Your assignment>
Every record must be repeated exactly, with no omission.
▼
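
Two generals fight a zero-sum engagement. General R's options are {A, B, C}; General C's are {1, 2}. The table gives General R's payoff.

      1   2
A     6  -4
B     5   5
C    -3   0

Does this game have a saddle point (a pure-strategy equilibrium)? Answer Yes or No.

Yes

Row minima: A → -4, B → 5, C → -3; maximin = 5.
Column maxima: 1 → 6, 2 → 5; minimax = 5.
maximin = minimax = 5, so a saddle point exists.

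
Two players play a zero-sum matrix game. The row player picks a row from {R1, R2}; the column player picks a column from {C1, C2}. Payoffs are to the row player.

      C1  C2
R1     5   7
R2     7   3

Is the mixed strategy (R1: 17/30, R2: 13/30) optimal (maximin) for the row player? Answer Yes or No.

No

Against C1 this mix gives (17/30)·5 + (13/30)·7 = 88/15.
Against C2 this mix gives (17/30)·7 + (13/30)·3 = 79/15.
The column player will play C2, holding the row player to 79/15. Shifting weight toward the row that does better against C2 would raise this floor (the equalizing mix achieves 17/3 against both C2 and C1), so the proposed strategy is not optimal.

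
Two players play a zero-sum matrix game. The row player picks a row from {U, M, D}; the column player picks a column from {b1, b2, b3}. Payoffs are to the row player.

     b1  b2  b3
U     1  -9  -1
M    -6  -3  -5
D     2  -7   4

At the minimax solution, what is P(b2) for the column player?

Row minima: U → -9, M → -6, D → -7; maximin = -6.
Column maxima: b1 → 2, b2 → -3, b3 → 4; minimax = -3.
-6 ≠ -3, so there is no saddle point; optimal play is mixed.
U is strictly dominated by D, so the row player never plays it.
With U eliminated, b3 is strictly dominated by b1 (it gives the row player strictly more in every remaining row), so the column player never plays it.
On the remaining 2×2 (M, D vs b1, b2):
Let the row player play M with probability p. Expected payoff against b1: (-6)p + 2(1−p) = −8p + 2; against b2: (-3)p + (-7)(1−p) = 4p − 7.
Setting these equal: −8p + 2 = 4p − 7 ⇒ −12p = -9 ⇒ p = 3/4, and the value is (-8)·(3/4) + 2 = -4.
For the column player: with q = P(b1), equating M's and D's payoffs gives −3q − 3 = 9q − 7 ⇒ q = 1/3.

2/3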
▲
Result of the task>
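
Two generals fight a zero-sum engagement. General R's options are {A, B, C}; General C's are {1, 2}. The table gives General R's payoff.

      1   2
A     6  -4
B     5   5
C    -3   0

Does this game have a saddle point (a pure-strategy equilibrium)? Answer Yes or No.

Yes

Row minima: A → -4, B → 5, C → -3; maximin = 5.
Column maxima: 1 → 6, 2 → 5; minimax = 5.
maximin = minimax = 5, so a saddle point exists.

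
Two players play a zero-sum matrix game. The row player picks a row from {R1, R2}; the column player picks a column from {C1, C2}. Payoffs are to the row player.

      C1  C2
R1     5   7
R2     7   3

Is the mixed strategy (R1: 17/30, R2: 13/30) optimal (maximin) for the row player? Answer Yes or No.

No

Against C1 this mix gives (17/30)·5 + (13/30)·7 = 88/15.
Against C2 this mix gives (17/30)·7 + (13/30)·3 = 79/15.
The column player will play C2, holding the row player to 79/15. Shifting weight toward the row that does better against C2 would raise this floor (the equalizing mix achieves 17/3 against both C2 and C1), so the proposed strategy is not optimal.

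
Two players play a zero-sum matrix game. The row player picks a row from {U, M, D}; the column player picks a column from {b1, b2, b3}. Payoffs are to the row player.

     b1  b2  b3
U     1  -9  -1
M    -6  -3  -5
D     2  -7   4

At the minimax solution, what is P(b2) for the column player?

Row minima: U → -9, M → -6, D → -7; maximin = -6.
Column maxima: b1 → 2, b2 → -3, b3 → 4; minimax = -3.
-6 ≠ -3, so there is no saddle point; optimal play is mixed.
U is strictly dominated by D, so the row player never plays it.
With U eliminated, b3 is strictly dominated by b1 (it gives the row player strictly more in every remaining row), so the column player never plays it.
On the remaining 2×2 (M, D vs b1, b2):
Let the row player play M with probability p. Expected payoff against b1: (-6)p + 2(1−p) = −8p + 2; against b2: (-3)p + (-7)(1−p) = 4p − 7.
Setting these equal: −8p + 2 = 4p − 7 ⇒ −12p = -9 ⇒ p = 3/4, and the value is (-8)·(3/4) + 2 = -4.
For the column player: with q = P(b1), equating M's and D's payoffs gives −3q − 3 = 9q − 7 ⇒ q = 1/3.

2/3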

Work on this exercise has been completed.